Goal of the exercise:
When you reach the line containing "In B sharp melodic" in the entries below, start writing out each line exactly, and stop after the line containing "What is the".

[Supplied data Boundary: Start]

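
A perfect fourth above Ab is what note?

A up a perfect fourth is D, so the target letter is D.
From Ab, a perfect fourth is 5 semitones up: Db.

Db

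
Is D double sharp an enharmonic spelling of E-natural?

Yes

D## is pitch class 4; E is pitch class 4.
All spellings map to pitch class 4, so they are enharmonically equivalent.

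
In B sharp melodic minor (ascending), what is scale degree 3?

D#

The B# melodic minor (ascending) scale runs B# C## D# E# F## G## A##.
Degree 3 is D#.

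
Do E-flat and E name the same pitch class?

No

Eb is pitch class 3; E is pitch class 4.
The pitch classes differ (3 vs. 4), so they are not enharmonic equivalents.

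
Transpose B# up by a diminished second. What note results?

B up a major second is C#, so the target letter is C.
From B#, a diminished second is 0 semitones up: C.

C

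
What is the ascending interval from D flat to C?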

[Supplied data Boundary: End]
[Supplied data Boundary: Start]

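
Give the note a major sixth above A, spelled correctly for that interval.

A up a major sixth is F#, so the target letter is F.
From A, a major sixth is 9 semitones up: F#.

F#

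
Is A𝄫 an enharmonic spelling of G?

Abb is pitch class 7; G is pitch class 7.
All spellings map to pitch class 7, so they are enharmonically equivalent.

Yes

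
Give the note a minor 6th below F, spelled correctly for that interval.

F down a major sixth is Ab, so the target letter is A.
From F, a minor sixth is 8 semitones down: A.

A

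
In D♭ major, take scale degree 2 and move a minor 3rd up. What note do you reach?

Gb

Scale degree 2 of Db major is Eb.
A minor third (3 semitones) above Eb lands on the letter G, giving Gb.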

[Supplied data Boundary: End]

Answer section:
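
In B sharp melodic minor (ascending), what is scale degree 3?

D#

The B# melodic minor (ascending) scale runs B# C## D# E# F## G## A##.
Degree 3 is D#.

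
Do E-flat and E name the same pitch class?

No

Eb is pitch class 3; E is pitch class 4.
The pitch classes differ (3 vs. 4), so they are not enharmonic equivalents.

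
Transpose B# up by a diminished second. What note results?

B up a major second is C#, so the target letter is C.
From B#, a diminished second is 0 semitones up: C.

C

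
What is the ascending interval from D flat to C?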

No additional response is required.